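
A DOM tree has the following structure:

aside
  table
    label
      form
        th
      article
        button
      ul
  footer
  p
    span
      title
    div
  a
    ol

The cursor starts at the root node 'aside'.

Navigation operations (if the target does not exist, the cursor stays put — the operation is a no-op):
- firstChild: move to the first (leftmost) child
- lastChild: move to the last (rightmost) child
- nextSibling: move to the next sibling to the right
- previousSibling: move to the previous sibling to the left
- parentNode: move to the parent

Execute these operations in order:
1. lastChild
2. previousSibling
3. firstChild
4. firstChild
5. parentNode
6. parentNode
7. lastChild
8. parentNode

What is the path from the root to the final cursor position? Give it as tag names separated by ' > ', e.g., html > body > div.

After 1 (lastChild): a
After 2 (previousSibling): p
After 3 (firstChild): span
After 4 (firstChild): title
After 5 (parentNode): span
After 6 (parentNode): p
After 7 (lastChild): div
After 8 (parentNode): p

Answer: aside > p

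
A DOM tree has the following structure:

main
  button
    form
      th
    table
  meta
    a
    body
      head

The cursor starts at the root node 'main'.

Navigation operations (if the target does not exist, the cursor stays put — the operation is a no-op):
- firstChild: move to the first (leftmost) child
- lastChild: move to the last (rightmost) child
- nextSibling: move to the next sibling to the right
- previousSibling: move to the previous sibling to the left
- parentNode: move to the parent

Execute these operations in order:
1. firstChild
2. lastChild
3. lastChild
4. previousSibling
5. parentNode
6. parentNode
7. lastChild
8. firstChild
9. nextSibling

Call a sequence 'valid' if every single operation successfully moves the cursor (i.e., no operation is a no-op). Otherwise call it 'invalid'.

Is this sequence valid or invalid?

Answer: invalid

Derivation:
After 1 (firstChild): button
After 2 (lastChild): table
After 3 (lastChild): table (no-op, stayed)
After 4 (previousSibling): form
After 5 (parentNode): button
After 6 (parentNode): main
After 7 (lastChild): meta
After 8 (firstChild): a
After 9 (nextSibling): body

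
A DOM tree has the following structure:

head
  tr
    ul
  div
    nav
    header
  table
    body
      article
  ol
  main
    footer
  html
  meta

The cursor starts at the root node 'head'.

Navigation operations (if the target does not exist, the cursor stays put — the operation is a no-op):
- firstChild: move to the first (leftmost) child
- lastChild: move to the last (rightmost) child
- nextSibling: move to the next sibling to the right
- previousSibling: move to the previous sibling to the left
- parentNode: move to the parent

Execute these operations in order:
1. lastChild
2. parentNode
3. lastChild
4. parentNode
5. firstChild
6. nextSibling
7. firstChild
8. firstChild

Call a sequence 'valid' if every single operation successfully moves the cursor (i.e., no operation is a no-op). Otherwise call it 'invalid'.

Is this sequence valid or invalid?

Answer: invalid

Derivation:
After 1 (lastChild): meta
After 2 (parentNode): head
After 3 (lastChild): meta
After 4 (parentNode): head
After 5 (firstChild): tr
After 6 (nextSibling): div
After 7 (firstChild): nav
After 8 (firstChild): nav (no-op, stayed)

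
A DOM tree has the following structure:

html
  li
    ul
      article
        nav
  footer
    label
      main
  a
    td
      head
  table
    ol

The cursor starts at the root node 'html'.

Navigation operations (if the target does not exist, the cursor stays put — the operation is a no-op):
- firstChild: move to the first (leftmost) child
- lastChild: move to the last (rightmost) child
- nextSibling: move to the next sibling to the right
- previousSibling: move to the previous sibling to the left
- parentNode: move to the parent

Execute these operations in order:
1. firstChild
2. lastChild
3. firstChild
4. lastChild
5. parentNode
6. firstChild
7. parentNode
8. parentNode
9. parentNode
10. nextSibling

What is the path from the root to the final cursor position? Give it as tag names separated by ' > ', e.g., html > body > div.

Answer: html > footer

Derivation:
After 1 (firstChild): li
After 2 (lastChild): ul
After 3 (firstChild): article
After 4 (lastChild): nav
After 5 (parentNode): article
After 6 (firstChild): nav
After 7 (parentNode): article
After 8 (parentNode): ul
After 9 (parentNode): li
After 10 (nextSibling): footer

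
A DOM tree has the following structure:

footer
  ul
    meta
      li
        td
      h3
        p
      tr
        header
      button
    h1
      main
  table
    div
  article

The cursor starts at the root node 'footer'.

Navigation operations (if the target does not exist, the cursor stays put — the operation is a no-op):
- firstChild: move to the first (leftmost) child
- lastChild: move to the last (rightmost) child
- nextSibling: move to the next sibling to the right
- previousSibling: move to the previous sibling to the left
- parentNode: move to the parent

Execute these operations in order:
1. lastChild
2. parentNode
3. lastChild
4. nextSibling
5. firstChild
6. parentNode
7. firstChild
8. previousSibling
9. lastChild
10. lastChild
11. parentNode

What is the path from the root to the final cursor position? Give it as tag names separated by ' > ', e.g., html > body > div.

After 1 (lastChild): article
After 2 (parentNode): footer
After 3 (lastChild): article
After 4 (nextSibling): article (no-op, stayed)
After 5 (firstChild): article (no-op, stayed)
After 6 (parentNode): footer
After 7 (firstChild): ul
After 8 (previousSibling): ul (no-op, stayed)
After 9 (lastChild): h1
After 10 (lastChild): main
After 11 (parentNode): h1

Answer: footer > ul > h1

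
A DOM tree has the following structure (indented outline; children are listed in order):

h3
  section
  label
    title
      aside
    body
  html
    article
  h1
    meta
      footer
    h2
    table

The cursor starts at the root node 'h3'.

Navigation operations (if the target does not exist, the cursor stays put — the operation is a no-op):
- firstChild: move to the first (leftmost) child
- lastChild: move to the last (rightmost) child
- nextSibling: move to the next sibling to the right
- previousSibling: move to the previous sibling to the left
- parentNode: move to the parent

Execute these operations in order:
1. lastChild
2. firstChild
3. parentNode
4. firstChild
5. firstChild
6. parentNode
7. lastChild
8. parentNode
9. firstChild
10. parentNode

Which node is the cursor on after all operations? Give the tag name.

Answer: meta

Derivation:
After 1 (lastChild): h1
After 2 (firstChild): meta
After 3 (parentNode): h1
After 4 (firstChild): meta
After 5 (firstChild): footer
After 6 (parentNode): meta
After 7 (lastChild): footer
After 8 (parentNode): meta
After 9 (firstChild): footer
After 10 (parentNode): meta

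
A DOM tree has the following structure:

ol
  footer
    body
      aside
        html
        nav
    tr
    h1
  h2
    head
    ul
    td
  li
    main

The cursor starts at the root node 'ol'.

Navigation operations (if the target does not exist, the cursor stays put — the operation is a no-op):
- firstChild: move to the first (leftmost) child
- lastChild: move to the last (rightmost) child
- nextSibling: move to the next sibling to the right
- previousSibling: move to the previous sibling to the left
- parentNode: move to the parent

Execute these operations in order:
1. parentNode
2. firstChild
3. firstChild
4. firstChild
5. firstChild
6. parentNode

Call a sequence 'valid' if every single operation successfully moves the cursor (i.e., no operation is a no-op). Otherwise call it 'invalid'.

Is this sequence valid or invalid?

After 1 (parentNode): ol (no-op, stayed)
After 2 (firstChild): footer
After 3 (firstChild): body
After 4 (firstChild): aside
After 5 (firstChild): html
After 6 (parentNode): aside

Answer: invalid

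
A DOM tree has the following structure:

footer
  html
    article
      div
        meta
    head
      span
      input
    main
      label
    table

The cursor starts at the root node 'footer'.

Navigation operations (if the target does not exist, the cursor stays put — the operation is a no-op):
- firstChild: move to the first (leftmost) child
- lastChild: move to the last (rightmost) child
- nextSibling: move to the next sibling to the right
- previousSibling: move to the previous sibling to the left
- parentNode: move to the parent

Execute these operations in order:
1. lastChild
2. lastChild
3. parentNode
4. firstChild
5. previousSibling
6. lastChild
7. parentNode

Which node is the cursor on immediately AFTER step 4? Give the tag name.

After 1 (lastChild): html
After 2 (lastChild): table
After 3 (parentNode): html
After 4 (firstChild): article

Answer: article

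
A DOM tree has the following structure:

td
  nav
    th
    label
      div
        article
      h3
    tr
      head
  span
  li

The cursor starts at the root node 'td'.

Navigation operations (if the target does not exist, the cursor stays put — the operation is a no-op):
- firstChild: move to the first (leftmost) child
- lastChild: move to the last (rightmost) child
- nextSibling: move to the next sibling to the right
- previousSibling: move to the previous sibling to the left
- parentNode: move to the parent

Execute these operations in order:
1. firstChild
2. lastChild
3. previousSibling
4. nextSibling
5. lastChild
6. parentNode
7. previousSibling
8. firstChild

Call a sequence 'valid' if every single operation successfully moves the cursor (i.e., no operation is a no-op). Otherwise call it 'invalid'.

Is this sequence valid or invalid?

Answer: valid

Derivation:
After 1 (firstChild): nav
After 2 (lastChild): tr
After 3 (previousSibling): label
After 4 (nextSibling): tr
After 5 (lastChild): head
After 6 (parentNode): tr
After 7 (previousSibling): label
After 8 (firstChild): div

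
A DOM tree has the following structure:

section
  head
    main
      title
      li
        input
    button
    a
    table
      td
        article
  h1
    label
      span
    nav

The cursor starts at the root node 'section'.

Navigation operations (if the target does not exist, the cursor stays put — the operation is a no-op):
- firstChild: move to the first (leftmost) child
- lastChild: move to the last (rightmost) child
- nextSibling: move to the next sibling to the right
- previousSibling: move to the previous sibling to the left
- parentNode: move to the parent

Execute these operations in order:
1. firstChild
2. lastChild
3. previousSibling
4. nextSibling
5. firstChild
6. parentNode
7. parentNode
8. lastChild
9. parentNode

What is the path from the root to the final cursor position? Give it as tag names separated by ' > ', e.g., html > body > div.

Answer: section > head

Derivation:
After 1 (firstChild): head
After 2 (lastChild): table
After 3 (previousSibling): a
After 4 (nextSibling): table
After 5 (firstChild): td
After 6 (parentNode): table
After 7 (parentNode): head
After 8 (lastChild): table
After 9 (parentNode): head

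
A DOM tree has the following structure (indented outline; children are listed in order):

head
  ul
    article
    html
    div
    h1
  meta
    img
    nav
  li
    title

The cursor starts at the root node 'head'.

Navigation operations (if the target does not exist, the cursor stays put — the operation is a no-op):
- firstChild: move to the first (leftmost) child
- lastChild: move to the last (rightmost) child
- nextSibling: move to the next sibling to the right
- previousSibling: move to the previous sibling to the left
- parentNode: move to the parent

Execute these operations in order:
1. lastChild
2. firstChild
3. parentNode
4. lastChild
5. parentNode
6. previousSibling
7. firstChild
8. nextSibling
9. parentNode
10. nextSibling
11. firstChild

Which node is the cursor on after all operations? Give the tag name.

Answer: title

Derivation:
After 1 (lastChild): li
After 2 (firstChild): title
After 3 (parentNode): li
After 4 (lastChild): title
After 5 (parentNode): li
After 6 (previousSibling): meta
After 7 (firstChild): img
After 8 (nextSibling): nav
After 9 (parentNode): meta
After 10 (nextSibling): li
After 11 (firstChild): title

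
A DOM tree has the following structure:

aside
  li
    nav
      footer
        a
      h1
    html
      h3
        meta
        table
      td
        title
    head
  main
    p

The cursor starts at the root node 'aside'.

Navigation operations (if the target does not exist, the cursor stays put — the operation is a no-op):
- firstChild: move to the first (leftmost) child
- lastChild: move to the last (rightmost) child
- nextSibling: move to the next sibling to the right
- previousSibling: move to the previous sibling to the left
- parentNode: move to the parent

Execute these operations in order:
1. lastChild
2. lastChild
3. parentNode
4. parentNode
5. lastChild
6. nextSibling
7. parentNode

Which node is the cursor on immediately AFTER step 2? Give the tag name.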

# Exercise requirements:
Report every line above that has the string "starts" in it.

# Exercise solution:
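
The cursor starts at the root node 'aside'.
The cursor starts at the root node 'main'.
The cursor starts at the root node 'head'.
The cursor starts at the root node 'html'.
The cursor starts at the root node 'footer'.
The cursor starts at the root node 'h3'.
The cursor starts at the root node 'ol'.
The cursor starts at the root node 'footer'.
The cursor starts at the root node 'td'.
The cursor starts at the root node 'section'.
The cursor starts at the root node 'head'.
The cursor starts at the root node 'aside'.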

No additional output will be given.